Repeat the records below line by line, exactly, finishing on the line that contains "- Process elements".
====== Data for this task ======
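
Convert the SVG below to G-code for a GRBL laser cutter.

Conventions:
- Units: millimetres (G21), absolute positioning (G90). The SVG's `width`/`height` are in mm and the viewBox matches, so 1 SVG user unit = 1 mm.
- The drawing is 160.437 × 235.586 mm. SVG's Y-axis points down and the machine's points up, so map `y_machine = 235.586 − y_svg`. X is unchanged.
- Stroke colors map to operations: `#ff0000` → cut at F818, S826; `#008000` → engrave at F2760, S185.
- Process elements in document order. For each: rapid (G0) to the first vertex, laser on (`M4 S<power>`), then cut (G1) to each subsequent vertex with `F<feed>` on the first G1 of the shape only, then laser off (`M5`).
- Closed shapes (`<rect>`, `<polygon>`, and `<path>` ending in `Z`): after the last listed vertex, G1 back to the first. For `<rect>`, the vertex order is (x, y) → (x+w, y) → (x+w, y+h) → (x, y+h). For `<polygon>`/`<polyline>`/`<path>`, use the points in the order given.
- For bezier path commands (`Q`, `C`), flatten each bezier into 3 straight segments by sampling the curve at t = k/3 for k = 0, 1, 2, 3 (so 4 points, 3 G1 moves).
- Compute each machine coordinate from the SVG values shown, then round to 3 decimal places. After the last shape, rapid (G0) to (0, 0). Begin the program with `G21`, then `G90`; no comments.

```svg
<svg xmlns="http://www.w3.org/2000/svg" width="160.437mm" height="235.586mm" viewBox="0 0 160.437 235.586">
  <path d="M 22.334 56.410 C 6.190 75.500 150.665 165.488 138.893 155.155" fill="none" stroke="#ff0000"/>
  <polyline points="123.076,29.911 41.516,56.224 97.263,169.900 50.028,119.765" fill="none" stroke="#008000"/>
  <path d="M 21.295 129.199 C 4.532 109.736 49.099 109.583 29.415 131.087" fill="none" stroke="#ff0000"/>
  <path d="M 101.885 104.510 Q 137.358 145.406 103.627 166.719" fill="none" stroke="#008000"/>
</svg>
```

G21
G90
G0 X22.334 Y179.176
M4 S826
G1 X47.994 Y142.795 F818
G1 X110.318 Y97.197
G1 X138.893 Y80.431
M5
G0 X123.076 Y205.675
M4 S185
G1 X41.516 Y179.362 F2760
G1 X97.263 Y65.686
G1 X50.028 Y115.821
M5
G0 X21.295 Y106.387
M4 S826
G1 X20.324 Y119.326 F818
G1 X32.333 Y118.871
G1 X29.415 Y104.499
M5
G0 X101.885 Y131.076
M4 S185
G1 X117.844 Y105.988 F2760
G1 X118.425 Y85.252
G1 X103.627 Y68.867
M5
G0 X0.000 Y0.000

viewBox `0 0 160.437 235.586` with mm width/height → 1 unit = 1 mm. Flip: y_m = 235.586 − y_svg.

**Shape 1** — `<path>` cubic bezier, stroke `#ff0000` → cut (S826, F818). Control points (SVG): P0=(22.334,56.410), P1=(6.190,75.500), P2=(150.665,165.488), P3=(138.893,155.155); sampled at t=k/3. Machine vertices: (22.334,179.176) → (47.994,142.795) → (110.318,97.197) → (138.893,80.431). Open path.

**Shape 2** — `<polyline>` open polyline, stroke `#008000` → engrave (S185, F2760). Machine vertices: (123.076,205.675) → (41.516,179.362) → (97.263,65.686) → (50.028,115.821). Open path.

**Shape 3** — `<path>` cubic bezier, stroke `#ff0000` → cut (S826, F818). Control points (SVG): P0=(21.295,129.199), P1=(4.532,109.736), P2=(49.099,109.583), P3=(29.415,131.087); sampled at t=k/3. Machine vertices: (21.295,106.387) → (20.324,119.326) → (32.333,118.871) → (29.415,104.499). Open path.

**Shape 4** — `<path>` quadratic bezier, stroke `#008000` → engrave (S185, F2760). Control points (SVG): P0=(101.885,104.510), P1=(137.358,145.406), P2=(103.627,166.719); sampled at t=k/3. Machine vertices: (101.885,131.076) → (117.844,105.988) → (118.425,85.252) → (103.627,68.867). Open path.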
======
▸ Solved exercise:
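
Convert the SVG below to G-code for a GRBL laser cutter.

Conventions:
- Units: millimetres (G21), absolute positioning (G90). The SVG's `width`/`height` are in mm and the viewBox matches, so 1 SVG user unit = 1 mm.
- The drawing is 160.437 × 235.586 mm. SVG's Y-axis points down and the machine's points up, so map `y_machine = 235.586 − y_svg`. X is unchanged.
- Stroke colors map to operations: `#ff0000` → cut at F818, S826; `#008000` → engrave at F2760, S185.
- Process elements in document order. For each: rapid (G0) to the first vertex, laser on (`M4 S<power>`), then cut (G1) to each subsequent vertex with `F<feed>` on the first G1 of the shape only, then laser off (`M5`).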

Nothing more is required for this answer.